Raw data:
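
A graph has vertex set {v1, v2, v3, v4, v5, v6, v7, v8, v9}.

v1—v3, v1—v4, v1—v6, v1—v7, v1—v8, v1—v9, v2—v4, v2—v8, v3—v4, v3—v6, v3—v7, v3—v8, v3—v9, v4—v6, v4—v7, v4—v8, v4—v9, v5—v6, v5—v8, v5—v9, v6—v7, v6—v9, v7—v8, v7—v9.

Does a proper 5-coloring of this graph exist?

No

v1, v3, v4, v6, v7, v9 are mutually adjacent (a clique of size 6), so at least 6 colors are needed.
So 5 colors are not enough.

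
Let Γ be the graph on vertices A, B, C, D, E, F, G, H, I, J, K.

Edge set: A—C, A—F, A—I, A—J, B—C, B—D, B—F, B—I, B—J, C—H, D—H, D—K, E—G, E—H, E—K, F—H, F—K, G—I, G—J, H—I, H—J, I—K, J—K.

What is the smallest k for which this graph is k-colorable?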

Problem to work on:
The lines from the one containing "v6—v9, v7—v8, v7—v9." through the last line of the records are to be transcribed exactly, with nothing else added.

Response for this exercise:
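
v1—v3, v1—v4, v1—v6, v1—v7, v1—v8, v1—v9, v2—v4, v2—v8, v3—v4, v3—v6, v3—v7, v3—v8, v3—v9, v4—v6, v4—v7, v4—v8, v4—v9, v5—v6, v5—v8, v5—v9, v6—v7, v6—v9, v7—v8, v7—v9.

Does a proper 5-coloring of this graph exist?

No

v1, v3, v4, v6, v7, v9 are mutually adjacent (a clique of size 6), so at least 6 colors are needed.
So 5 colors are not enough.

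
Let Γ be the graph on vertices A, B, C, D, E, F, G, H, I, J, K.

Edge set: A—C, A—F, A—I, A—J, B—C, B—D, B—F, B—I, B—J, C—H, D—H, D—K, E—G, E—H, E—K, F—H, F—K, G—I, G—J, H—I, H—J, I—K, J—K.

What is the smallest k for which this graph is k-colorable?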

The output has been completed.